### SOURCE MATERIAL

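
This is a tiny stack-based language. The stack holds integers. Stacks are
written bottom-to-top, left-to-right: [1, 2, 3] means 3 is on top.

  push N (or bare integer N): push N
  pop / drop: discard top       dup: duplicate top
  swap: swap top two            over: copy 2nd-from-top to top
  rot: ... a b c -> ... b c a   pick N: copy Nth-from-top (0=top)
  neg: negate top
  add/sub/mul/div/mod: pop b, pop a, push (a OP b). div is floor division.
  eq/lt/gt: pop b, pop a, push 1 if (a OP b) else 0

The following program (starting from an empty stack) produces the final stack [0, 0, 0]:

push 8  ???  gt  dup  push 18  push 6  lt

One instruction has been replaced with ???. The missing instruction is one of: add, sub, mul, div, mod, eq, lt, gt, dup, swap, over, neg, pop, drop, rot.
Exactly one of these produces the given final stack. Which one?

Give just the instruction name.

Answer: dup

Derivation:
Stack before ???: [8]
Stack after ???:  [8, 8]
The instruction that transforms [8] -> [8, 8] is: dup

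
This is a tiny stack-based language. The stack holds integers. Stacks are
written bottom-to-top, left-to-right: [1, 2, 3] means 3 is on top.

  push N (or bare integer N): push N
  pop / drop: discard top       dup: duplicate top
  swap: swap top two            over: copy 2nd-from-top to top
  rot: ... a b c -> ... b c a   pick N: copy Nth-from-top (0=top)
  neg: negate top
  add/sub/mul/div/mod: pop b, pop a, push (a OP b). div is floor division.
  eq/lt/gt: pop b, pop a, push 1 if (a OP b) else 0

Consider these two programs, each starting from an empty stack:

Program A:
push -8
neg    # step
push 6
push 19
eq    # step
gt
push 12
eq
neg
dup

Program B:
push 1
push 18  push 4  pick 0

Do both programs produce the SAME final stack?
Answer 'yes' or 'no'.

Program A trace:
  After 'push -8': [-8]
  After 'neg': [8]
  After 'push 6': [8, 6]
  After 'push 19': [8, 6, 19]
  After 'eq': [8, 0]
  After 'gt': [1]
  After 'push 12': [1, 12]
  After 'eq': [0]
  After 'neg': [0]
  After 'dup': [0, 0]
Program A final stack: [0, 0]

Program B trace:
  After 'push 1': [1]
  After 'push 18': [1, 18]
  After 'push 4': [1, 18, 4]
  After 'pick 0': [1, 18, 4, 4]
Program B final stack: [1, 18, 4, 4]
Same: no

Answer: no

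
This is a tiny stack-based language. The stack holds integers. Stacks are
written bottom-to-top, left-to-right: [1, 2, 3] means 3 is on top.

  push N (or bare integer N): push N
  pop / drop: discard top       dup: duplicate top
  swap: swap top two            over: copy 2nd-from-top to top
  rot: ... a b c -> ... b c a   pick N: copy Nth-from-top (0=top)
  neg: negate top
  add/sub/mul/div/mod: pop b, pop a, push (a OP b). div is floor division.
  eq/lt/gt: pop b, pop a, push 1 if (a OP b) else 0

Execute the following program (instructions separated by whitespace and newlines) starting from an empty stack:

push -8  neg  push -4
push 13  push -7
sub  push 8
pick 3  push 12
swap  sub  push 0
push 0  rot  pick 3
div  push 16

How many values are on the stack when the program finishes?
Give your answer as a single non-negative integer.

After 'push -8': stack = [-8] (depth 1)
After 'neg': stack = [8] (depth 1)
After 'push -4': stack = [8, -4] (depth 2)
After 'push 13': stack = [8, -4, 13] (depth 3)
After 'push -7': stack = [8, -4, 13, -7] (depth 4)
After 'sub': stack = [8, -4, 20] (depth 3)
After 'push 8': stack = [8, -4, 20, 8] (depth 4)
After 'pick 3': stack = [8, -4, 20, 8, 8] (depth 5)
After 'push 12': stack = [8, -4, 20, 8, 8, 12] (depth 6)
After 'swap': stack = [8, -4, 20, 8, 12, 8] (depth 6)
After 'sub': stack = [8, -4, 20, 8, 4] (depth 5)
After 'push 0': stack = [8, -4, 20, 8, 4, 0] (depth 6)
After 'push 0': stack = [8, -4, 20, 8, 4, 0, 0] (depth 7)
After 'rot': stack = [8, -4, 20, 8, 0, 0, 4] (depth 7)
After 'pick 3': stack = [8, -4, 20, 8, 0, 0, 4, 8] (depth 8)
After 'div': stack = [8, -4, 20, 8, 0, 0, 0] (depth 7)
After 'push 16': stack = [8, -4, 20, 8, 0, 0, 0, 16] (depth 8)

Answer: 8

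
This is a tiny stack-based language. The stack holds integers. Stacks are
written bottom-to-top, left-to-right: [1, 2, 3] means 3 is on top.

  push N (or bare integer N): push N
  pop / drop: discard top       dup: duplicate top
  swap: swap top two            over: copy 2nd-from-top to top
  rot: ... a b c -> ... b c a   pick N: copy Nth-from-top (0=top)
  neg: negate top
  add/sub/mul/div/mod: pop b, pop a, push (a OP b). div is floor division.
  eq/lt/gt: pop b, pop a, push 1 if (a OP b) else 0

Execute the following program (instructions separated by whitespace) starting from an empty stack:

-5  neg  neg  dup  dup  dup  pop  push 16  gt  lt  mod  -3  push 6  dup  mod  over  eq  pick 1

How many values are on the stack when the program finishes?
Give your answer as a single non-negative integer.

After 'push -5': stack = [-5] (depth 1)
After 'neg': stack = [5] (depth 1)
After 'neg': stack = [-5] (depth 1)
After 'dup': stack = [-5, -5] (depth 2)
After 'dup': stack = [-5, -5, -5] (depth 3)
After 'dup': stack = [-5, -5, -5, -5] (depth 4)
After 'pop': stack = [-5, -5, -5] (depth 3)
After 'push 16': stack = [-5, -5, -5, 16] (depth 4)
After 'gt': stack = [-5, -5, 0] (depth 3)
After 'lt': stack = [-5, 1] (depth 2)
After 'mod': stack = [0] (depth 1)
After 'push -3': stack = [0, -3] (depth 2)
After 'push 6': stack = [0, -3, 6] (depth 3)
After 'dup': stack = [0, -3, 6, 6] (depth 4)
After 'mod': stack = [0, -3, 0] (depth 3)
After 'over': stack = [0, -3, 0, -3] (depth 4)
After 'eq': stack = [0, -3, 0] (depth 3)
After 'pick 1': stack = [0, -3, 0, -3] (depth 4)

Answer: 4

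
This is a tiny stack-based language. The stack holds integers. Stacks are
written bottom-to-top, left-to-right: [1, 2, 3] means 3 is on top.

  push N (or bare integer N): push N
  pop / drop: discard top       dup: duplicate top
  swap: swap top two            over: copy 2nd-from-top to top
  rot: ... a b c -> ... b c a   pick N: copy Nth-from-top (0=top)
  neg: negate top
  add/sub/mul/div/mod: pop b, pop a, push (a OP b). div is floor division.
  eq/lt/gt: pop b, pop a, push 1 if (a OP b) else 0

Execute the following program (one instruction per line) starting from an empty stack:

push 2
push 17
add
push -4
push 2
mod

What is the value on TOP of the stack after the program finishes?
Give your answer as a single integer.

After 'push 2': [2]
After 'push 17': [2, 17]
After 'add': [19]
After 'push -4': [19, -4]
After 'push 2': [19, -4, 2]
After 'mod': [19, 0]

Answer: 0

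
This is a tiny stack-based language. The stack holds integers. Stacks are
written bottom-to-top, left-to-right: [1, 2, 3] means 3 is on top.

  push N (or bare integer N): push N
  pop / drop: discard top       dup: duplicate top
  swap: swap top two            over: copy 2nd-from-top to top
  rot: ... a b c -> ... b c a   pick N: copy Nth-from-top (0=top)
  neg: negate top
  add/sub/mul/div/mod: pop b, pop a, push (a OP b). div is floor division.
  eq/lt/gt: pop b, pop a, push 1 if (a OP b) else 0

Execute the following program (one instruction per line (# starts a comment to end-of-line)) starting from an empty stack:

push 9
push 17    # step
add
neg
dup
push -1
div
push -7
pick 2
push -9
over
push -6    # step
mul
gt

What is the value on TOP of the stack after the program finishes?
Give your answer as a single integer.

Answer: 0

Derivation:
After 'push 9': [9]
After 'push 17': [9, 17]
After 'add': [26]
After 'neg': [-26]
After 'dup': [-26, -26]
After 'push -1': [-26, -26, -1]
After 'div': [-26, 26]
After 'push -7': [-26, 26, -7]
After 'pick 2': [-26, 26, -7, -26]
After 'push -9': [-26, 26, -7, -26, -9]
After 'over': [-26, 26, -7, -26, -9, -26]
After 'push -6': [-26, 26, -7, -26, -9, -26, -6]
After 'mul': [-26, 26, -7, -26, -9, 156]
After 'gt': [-26, 26, -7, -26, 0]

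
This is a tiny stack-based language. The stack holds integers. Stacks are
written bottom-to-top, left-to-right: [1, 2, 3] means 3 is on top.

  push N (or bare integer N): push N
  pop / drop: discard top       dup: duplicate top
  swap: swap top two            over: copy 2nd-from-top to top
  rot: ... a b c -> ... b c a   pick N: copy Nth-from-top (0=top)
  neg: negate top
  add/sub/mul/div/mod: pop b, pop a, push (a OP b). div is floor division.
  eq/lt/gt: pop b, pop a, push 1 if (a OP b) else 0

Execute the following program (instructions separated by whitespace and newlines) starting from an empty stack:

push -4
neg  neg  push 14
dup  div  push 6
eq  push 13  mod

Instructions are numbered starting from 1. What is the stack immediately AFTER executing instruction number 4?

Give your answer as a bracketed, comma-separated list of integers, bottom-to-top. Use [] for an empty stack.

Answer: [-4, 14]

Derivation:
Step 1 ('push -4'): [-4]
Step 2 ('neg'): [4]
Step 3 ('neg'): [-4]
Step 4 ('push 14'): [-4, 14]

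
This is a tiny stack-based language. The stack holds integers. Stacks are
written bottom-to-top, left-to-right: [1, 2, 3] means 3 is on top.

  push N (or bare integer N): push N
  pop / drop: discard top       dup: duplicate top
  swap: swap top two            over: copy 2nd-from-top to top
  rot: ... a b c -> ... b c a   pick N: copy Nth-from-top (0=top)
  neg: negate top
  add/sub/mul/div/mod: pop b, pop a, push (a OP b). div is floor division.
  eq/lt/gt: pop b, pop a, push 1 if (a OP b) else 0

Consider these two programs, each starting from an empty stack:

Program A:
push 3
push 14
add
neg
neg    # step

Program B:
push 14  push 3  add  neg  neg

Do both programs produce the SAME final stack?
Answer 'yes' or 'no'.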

######

Begin at the first line of the material and transcribe each line exactly. End with the line containing "Exactly one of", and give nothing else.

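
This is a tiny stack-based language. The stack holds integers. Stacks are
written bottom-to-top, left-to-right: [1, 2, 3] means 3 is on top.

  push N (or bare integer N): push N
  pop / drop: discard top       dup: duplicate top
  swap: swap top two            over: copy 2nd-from-top to top
  rot: ... a b c -> ... b c a   pick N: copy Nth-from-top (0=top)
  neg: negate top
  add/sub/mul/div/mod: pop b, pop a, push (a OP b). div is floor division.
  eq/lt/gt: pop b, pop a, push 1 if (a OP b) else 0

The following program (starting from an empty stack) produces the final stack [0, 0, 0]:

push 8  ???  gt  dup  push 18  push 6  lt

One instruction has been replaced with ???. The missing instruction is one of: add, sub, mul, div, mod, eq, lt, gt, dup, swap, over, neg, pop, drop, rot.
Exactly one of these produces the given final stack. Which one?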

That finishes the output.